## How to complete this task
Look below for the line with "1–7 left to right.)". Extract that line and each one after it through the last, word for word.

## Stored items
===============

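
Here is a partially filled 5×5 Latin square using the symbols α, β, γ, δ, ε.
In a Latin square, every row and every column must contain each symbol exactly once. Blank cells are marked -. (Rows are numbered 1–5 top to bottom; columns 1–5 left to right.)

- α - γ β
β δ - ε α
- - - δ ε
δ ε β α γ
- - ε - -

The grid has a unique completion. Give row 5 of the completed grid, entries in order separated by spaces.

Row 5, column 4: row 5 has {ε} and column 4 has {α, γ, δ, ε}, leaving only β.
Row 5, column 2: row 5 has {β, ε} and column 2 has {α, δ, ε}, leaving only γ.
Row 5, column 1: row 5 has {β, γ, ε} and column 1 has {β, δ}, leaving only α.
Row 5, column 5: row 5 has {α, β, γ, ε} and column 5 has {α, β, γ, ε}, leaving only δ.
So row 5 reads: α γ ε β δ.

α γ ε β δ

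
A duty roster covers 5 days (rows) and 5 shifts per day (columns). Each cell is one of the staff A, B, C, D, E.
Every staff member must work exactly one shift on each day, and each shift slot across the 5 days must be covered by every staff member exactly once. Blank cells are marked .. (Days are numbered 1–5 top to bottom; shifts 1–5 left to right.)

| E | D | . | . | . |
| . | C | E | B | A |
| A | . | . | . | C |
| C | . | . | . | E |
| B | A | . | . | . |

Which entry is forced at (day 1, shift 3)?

Day 1, shift 5: day 1 has {D, E} and shift 5 has {A, C, E}, leaving only B.
Day 2, shift 1: day 2 has {A, B, C, E} and shift 1 has {A, B, C, E}, leaving only D.
Day 4, shift 2: day 4 has {C, E} and shift 2 has {A, C, D}, leaving only B.
Day 3, shift 2: day 3 has {A, C} and shift 2 has {A, B, C, D}, leaving only E.
Day 3, shift 4: day 3 has {A, C, E} and shift 4 has {B}, leaving only D.
Day 3, shift 3: day 3 has {A, C, D, E} and shift 3 has {E}, leaving only B.
Day 4, shift 4: day 4 has {B, C, E} and shift 4 has {B, D}, leaving only A.
Day 1, shift 4: day 1 has {B, D, E} and shift 4 has {A, B, D}, leaving only C.
Day 1 already has {B, C, D, E} and shift 3 already has {B, E}, so day 1, shift 3 must be A.

A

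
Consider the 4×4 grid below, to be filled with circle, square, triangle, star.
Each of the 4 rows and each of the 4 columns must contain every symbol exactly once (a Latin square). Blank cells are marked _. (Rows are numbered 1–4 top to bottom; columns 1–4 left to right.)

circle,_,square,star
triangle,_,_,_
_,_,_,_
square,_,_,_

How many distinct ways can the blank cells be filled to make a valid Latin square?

4

Row 1, column 2: eliminating its row and column leaves {triangle}.
Row 2, column 2: eliminating its row and column leaves {circle, square, star}.
Row 2, column 3: eliminating its row and column leaves {circle, star}.
Row 2, column 4: eliminating its row and column leaves {circle, square}.
Row 3, column 1: eliminating its row and column leaves {star}.
Row 3, column 2: eliminating its row and column leaves {circle, square, triangle, star}.
Row 3, column 3: eliminating its row and column leaves {circle, triangle, star}.
Row 3, column 4: eliminating its row and column leaves {circle, square, triangle}.
Row 4, column 2: eliminating its row and column leaves {circle, triangle, star}.
Row 4, column 3: eliminating its row and column leaves {circle, triangle, star}.
Row 4, column 4: eliminating its row and column leaves {circle, triangle}.
Enumerating the assignments across these blanks that avoid any row or column repeat gives 4 completions.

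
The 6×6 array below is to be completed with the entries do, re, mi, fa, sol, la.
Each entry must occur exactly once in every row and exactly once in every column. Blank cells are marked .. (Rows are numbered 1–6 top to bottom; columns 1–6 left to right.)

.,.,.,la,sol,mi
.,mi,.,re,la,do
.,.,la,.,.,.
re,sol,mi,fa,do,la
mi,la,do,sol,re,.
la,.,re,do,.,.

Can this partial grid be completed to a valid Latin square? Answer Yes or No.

No row or column among the givens repeats a symbol, and propagating forced cells runs into no contradiction.
One valid completion exists (for instance, do re fa la sol mi / fa mi sol re la do / sol do la mi fa re / re sol mi fa do la / mi la do sol re fa / la fa re do mi sol).

Yes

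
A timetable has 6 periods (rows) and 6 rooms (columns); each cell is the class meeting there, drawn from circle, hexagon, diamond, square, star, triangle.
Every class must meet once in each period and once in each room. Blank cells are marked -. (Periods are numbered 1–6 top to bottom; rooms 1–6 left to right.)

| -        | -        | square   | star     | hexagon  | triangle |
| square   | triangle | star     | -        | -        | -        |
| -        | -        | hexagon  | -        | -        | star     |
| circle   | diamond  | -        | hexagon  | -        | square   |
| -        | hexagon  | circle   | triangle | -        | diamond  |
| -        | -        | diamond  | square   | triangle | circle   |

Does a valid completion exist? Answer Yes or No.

No period or room among the givens repeats a symbol, and propagating forced cells runs into no contradiction.
One valid completion exists (for instance, diamond circle square star hexagon triangle / square triangle star diamond circle hexagon / triangle square hexagon circle diamond star / circle diamond triangle hexagon star square / star hexagon circle triangle square diamond / hexagon star diamond square triangle circle).

Yes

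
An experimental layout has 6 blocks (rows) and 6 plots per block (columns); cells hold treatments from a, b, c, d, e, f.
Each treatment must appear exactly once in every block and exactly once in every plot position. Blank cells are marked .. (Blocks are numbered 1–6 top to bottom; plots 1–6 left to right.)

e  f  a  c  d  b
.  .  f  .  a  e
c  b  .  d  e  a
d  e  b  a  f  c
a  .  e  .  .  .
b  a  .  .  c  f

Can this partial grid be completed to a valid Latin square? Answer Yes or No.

No

Block 2, plot 1: block 2 together with plot 1 already contain {a, b, c, d, e, f} — every symbol — so nothing can go there. The grid has no valid completion.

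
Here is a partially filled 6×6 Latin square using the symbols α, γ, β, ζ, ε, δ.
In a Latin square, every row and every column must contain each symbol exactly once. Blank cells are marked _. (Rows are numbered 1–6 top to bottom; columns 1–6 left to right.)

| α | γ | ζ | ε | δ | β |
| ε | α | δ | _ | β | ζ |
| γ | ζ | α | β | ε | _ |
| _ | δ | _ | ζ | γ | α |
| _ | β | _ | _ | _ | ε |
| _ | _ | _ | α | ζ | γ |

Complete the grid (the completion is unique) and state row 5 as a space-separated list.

ζ β γ δ α ε

Row 5, column 3: row 5 has {β, ε} and column 3 has {α, ζ, δ}, leaving only γ.
Row 5, column 4: row 5 has {γ, β, ε} and column 4 has {α, β, ζ, ε}, leaving only δ.
Row 5, column 1: row 5 has {γ, β, ε, δ} and column 1 has {α, γ, ε}, leaving only ζ.
Row 5, column 5: row 5 has {γ, β, ζ, ε, δ} and column 5 has {γ, β, ζ, ε, δ}, leaving only α.
So row 5 reads: ζ β γ δ α ε.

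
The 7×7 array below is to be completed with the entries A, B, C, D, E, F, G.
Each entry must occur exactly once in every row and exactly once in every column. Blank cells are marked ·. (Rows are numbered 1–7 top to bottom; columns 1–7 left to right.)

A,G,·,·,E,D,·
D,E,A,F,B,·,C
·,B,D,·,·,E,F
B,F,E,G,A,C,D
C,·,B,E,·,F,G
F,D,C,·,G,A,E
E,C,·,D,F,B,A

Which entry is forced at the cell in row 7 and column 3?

G

Row 7 already has {A, B, C, D, E, F} and column 3 already has {A, B, C, D, E}, so row 7, column 3 must be G.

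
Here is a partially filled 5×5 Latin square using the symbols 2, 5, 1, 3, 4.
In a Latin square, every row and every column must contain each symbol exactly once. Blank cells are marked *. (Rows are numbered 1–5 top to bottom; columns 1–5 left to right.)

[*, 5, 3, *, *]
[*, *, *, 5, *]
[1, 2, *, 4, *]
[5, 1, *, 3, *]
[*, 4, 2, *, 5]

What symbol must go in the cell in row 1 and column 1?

4

Row 2, column 2: row 2 has {5} and column 2 has {2, 5, 1, 4}, leaving only 3.
Row 3, column 3: row 3 has {2, 1, 4} and column 3 has {2, 3}, leaving only 5.
Row 3, column 5: row 3 has {2, 5, 1, 4} and column 5 has {5}, leaving only 3.
Row 4, column 3: row 4 has {5, 1, 3} and column 3 has {2, 5, 3}, leaving only 4.
Row 2, column 3: row 2 has {5, 3} and column 3 has {2, 5, 3, 4}, leaving only 1.
Row 4, column 5: row 4 has {5, 1, 3, 4} and column 5 has {5, 3}, leaving only 2.
Row 2, column 5: row 2 has {5, 1, 3} and column 5 has {2, 5, 3}, leaving only 4.
Row 1, column 5: row 1 has {5, 3} and column 5 has {2, 5, 3, 4}, leaving only 1.
Row 1, column 4: row 1 has {5, 1, 3} and column 4 has {5, 3, 4}, leaving only 2.
Row 1 already has {2, 5, 1, 3} and column 1 already has {5, 1}, so row 1, column 1 must be 4.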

===============

## Your response
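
Each entry must occur exactly once in every row and exactly once in every column. Blank cells are marked ·. (Rows are numbered 1–7 top to bottom; columns 1–7 left to right.)

A,G,·,·,E,D,·
D,E,A,F,B,·,C
·,B,D,·,·,E,F
B,F,E,G,A,C,D
C,·,B,E,·,F,G
F,D,C,·,G,A,E
E,C,·,D,F,B,A

Which entry is forced at the cell in row 7 and column 3?

G

Row 7 already has {A, B, C, D, E, F} and column 3 already has {A, B, C, D, E}, so row 7, column 3 must be G.

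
Here is a partially filled 5×5 Latin square using the symbols 2, 5, 1, 3, 4.
In a Latin square, every row and every column must contain each symbol exactly once. Blank cells are marked *. (Rows are numbered 1–5 top to bottom; columns 1–5 left to right.)

[*, 5, 3, *, *]
[*, *, *, 5, *]
[1, 2, *, 4, *]
[5, 1, *, 3, *]
[*, 4, 2, *, 5]

What symbol must go in the cell in row 1 and column 1?

4

Row 2, column 2: row 2 has {5} and column 2 has {2, 5, 1, 4}, leaving only 3.
Row 3, column 3: row 3 has {2, 1, 4} and column 3 has {2, 3}, leaving only 5.
Row 3, column 5: row 3 has {2, 5, 1, 4} and column 5 has {5}, leaving only 3.
Row 4, column 3: row 4 has {5, 1, 3} and column 3 has {2, 5, 3}, leaving only 4.
Row 2, column 3: row 2 has {5, 3} and column 3 has {2, 5, 3, 4}, leaving only 1.
Row 4, column 5: row 4 has {5, 1, 3, 4} and column 5 has {5, 3}, leaving only 2.
Row 2, column 5: row 2 has {5, 1, 3} and column 5 has {2, 5, 3}, leaving only 4.
Row 1, column 5: row 1 has {5, 3} and column 5 has {2, 5, 3, 4}, leaving only 1.
Row 1, column 4: row 1 has {5, 1, 3} and column 4 has {5, 3, 4}, leaving only 2.
Row 1 already has {2, 5, 1, 3} and column 1 already has {5, 1}, so row 1, column 1 must be 4.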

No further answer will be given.